#### WORK INSTRUCTIONS
Take the line containing "three significant figures." in the listing below and copy it, along with every line after it, without alteration.

★ ★ ★ ★ ★ ★ ★

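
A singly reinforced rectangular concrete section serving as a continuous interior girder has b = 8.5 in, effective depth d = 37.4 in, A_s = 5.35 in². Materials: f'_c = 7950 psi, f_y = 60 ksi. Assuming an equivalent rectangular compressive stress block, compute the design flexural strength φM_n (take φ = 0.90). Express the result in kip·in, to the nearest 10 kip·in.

φM_n ≈ 10000 kip·in

T = A_s f_y = 5.35 × 60 = 321 kips.
a = T/(0.85 f'_c b) = 321/(0.85 × 7.95 × 8.5) = 5.589 in.
M_n = T(d − a/2) = 321 × (37.4 − 2.7945) = 11108.4 kip·in.
φM_n = 0.90 × 11108.4 = 9997.6 kip·in.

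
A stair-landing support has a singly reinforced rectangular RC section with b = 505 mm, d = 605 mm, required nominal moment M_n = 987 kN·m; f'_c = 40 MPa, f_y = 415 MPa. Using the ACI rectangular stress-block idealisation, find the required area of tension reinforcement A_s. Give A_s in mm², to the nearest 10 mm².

A_s ≈ 4300 mm²

With M_n = 0.85 f'_c a b (d − a/2), solve the quadratic for a:
a = d − √(d² − 2M_n/(0.85 f'_c b)) = 605 − √(605² − 2 × 987×10⁶/(0.85 × 40 × 505)) = 103.94 mm.
A_s = 0.85 f'_c a b / f_y = 0.85 × 40 × 103.94 × 505 / 415 = 4300.4 mm².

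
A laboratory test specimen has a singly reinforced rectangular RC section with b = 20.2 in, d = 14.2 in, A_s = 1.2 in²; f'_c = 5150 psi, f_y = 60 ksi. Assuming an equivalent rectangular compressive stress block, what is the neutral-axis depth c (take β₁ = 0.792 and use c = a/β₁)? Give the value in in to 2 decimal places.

c ≈ 1.03 in

T = A_s f_y = 1.2 × 60 = 72 kips.
a = T/(0.85 f'_c b) = 72/(0.85 × 5.15 × 20.2) = 0.8142 in.
With β₁ = 0.792, c = a/β₁ = 0.8142/0.792 = 1.03 in.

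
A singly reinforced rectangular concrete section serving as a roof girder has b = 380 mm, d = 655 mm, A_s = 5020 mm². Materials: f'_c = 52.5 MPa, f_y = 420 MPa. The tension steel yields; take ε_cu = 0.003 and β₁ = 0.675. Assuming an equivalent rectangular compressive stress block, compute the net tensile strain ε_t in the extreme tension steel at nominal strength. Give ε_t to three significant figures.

a = A_s f_y/(0.85 f'_c b) = 124.33 mm.
β₁ = 0.675, so c = a/β₁ = 124.33/0.675 = 184.19 mm.
From the linear strain diagram with ε_cu = 0.003: ε_t = 0.003 (d − c)/c = 0.003 × (655 − 184.19)/184.19 = 0.00767.
Since ε_t ≥ 0.005, the section is tension-controlled.

ε_t ≈ 0.00767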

★ ★ ★ ★ ★ ★ ★

#### OUTPUT OF THE EXERCISE
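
A singly reinforced rectangular concrete section serving as a roof girder has b = 380 mm, d = 655 mm, A_s = 5020 mm². Materials: f'_c = 52.5 MPa, f_y = 420 MPa. The tension steel yields; take ε_cu = 0.003 and β₁ = 0.675. Assuming an equivalent rectangular compressive stress block, compute the net tensile strain ε_t in the extreme tension steel at nominal strength. Give ε_t to three significant figures.

a = A_s f_y/(0.85 f'_c b) = 124.33 mm.
β₁ = 0.675, so c = a/β₁ = 124.33/0.675 = 184.19 mm.
From the linear strain diagram with ε_cu = 0.003: ε_t = 0.003 (d − c)/c = 0.003 × (655 − 184.19)/184.19 = 0.00767.
Since ε_t ≥ 0.005, the section is tension-controlled.

ε_t ≈ 0.00767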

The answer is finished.